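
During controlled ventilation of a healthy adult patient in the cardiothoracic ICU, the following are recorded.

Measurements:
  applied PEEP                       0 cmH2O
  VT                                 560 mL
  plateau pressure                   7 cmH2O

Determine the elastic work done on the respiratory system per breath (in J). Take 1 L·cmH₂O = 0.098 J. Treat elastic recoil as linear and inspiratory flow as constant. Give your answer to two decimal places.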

■ ■ ■ ■ ■ ■ ■

§ Task to carry out
Output the entire listing exactly as it appears above.

§ Response
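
During controlled ventilation of a healthy adult patient in the cardiothoracic ICU, the following are recorded.

Measurements:
  applied PEEP                       0 cmH2O
  VT                                 560 mL
  plateau pressure                   7 cmH2O

Determine the elastic work done on the respiratory system per breath (in J). Take 1 L·cmH₂O = 0.098 J. Treat elastic recoil as linear and inspiratory flow as constant. Give your answer to two decimal places.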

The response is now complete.